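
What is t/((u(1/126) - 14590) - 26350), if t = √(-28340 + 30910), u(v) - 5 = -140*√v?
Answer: -73683*√2570/3016213325 + 12*√8995/3016213325 ≈ -0.0012381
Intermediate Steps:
u(v) = 5 - 140*√v
t = √2570 ≈ 50.695
t/((u(1/126) - 14590) - 26350) = √2570/(((5 - 140*√14/42) - 14590) - 26350) = √2570/(((5 - 10*√14/3) - 14590) - 26350) = √2570/((-14585 - 10*√14/3) - 26350) = √2570/(-40935 - 10*√14/3)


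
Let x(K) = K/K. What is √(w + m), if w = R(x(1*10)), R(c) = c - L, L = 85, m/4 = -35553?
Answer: 154*I*√6 ≈ 377.22*I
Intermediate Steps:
m = -142212 (m = 4*(-35553) = -142212)
x(K) = 1
R(c) = -85 + c (R(c) = c - 1*85 = c - 85 = -85 + c)
w = -84 (w = -85 + 1 = -84)
√(w + m) = √(-84 - 142212) = √(-142296) = 154*I*√6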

_EXERCISE AIM:_
Output every record verbatim.

_PROBLEM SOLUTION:_
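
What is t/((u(1/126) - 14590) - 26350), if t = √(-28340 + 30910), u(v) - 5 = -140*√v?
Answer: -73683*√2570/3016213325 + 12*√8995/3016213325 ≈ -0.0012381
Intermediate Steps:
u(v) = 5 - 140*√v
t = √2570 ≈ 50.695
t/((u(1/126) - 14590) - 26350) = √2570/(((5 - 140*√14/42) - 14590) - 26350) = √2570/(((5 - 10*√14/3) - 14590) - 26350) = √2570/((-14585 - 10*√14/3) - 26350) = √2570/(-40935 - 10*√14/3)


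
Let x(K) = K/K. What is √(w + m), if w = R(x(1*10)), R(c) = c - L, L = 85, m/4 = -35553?
Answer: 154*I*√6 ≈ 377.22*I
Intermediate Steps:
m = -142212 (m = 4*(-35553) = -142212)
x(K) = 1
R(c) = -85 + c (R(c) = c - 1*85 = c - 85 = -85 + c)
w = -84 (w = -85 + 1 = -84)
√(w + m) = √(-84 - 142212) = √(-142296) = 154*I*√6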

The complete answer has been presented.